PROBLEM: Within the records below is a range that opens at the line with "6. pay 23231 -> balance=111391" and closes at the line with "8. pay 24996 -> balance=69650". Return that range word for word, both ends included, and only that range.

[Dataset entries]

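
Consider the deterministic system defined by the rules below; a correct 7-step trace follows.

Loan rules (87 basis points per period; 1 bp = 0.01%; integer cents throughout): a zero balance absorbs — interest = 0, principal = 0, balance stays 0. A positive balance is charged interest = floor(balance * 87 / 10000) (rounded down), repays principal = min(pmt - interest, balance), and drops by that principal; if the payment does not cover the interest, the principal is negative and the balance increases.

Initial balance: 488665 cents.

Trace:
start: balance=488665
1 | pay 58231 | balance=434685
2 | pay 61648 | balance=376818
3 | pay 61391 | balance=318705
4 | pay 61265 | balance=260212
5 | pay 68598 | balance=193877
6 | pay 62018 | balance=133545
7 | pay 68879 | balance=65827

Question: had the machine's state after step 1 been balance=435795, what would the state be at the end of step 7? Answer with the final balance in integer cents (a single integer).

state after step 1 := balance=435795
2 | pay 61648 | balance=377938
3 | pay 61391 | balance=319835
4 | pay 61265 | balance=261352
5 | pay 68598 | balance=195027
6 | pay 62018 | balance=134705
7 | pay 68879 | balance=66997

66997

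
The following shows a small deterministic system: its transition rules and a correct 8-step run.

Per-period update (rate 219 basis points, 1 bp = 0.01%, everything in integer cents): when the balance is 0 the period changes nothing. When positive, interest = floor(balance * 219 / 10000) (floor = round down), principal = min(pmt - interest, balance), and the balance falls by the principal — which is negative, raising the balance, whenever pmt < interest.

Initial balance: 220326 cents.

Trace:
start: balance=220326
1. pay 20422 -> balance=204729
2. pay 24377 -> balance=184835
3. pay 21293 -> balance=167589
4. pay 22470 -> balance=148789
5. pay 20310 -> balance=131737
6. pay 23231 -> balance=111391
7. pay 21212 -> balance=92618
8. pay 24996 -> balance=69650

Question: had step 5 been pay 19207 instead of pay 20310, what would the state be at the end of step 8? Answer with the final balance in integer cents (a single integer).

(re-executing from step 5 with the substitution; state before step 5: balance=148789)
5. pay 19207 -> balance=132840
6. pay 23231 -> balance=112518
7. pay 21212 -> balance=93770
8. pay 24996 -> balance=70827

70827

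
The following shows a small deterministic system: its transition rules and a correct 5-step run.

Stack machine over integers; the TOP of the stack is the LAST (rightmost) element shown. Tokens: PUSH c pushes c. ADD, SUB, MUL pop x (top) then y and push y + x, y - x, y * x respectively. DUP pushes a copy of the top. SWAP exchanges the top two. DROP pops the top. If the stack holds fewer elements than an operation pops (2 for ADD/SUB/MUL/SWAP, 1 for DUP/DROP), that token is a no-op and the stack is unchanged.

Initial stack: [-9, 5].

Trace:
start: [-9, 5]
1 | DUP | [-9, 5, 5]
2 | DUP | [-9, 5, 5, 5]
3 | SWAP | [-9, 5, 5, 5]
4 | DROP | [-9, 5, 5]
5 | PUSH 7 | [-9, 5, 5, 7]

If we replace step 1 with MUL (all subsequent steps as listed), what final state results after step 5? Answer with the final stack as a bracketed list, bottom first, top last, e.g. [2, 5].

[-45, 7]

(re-executing from step 1 with the substitution; state before step 1: [-9, 5])
1 | MUL | [-45]
2 | DUP | [-45, -45]
3 | SWAP | [-45, -45]
4 | DROP | [-45]
5 | PUSH 7 | [-45, 7]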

ANSWER FOR THIS EXERCISE:
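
6. pay 23231 -> balance=111391
7. pay 21212 -> balance=92618
8. pay 24996 -> balance=69650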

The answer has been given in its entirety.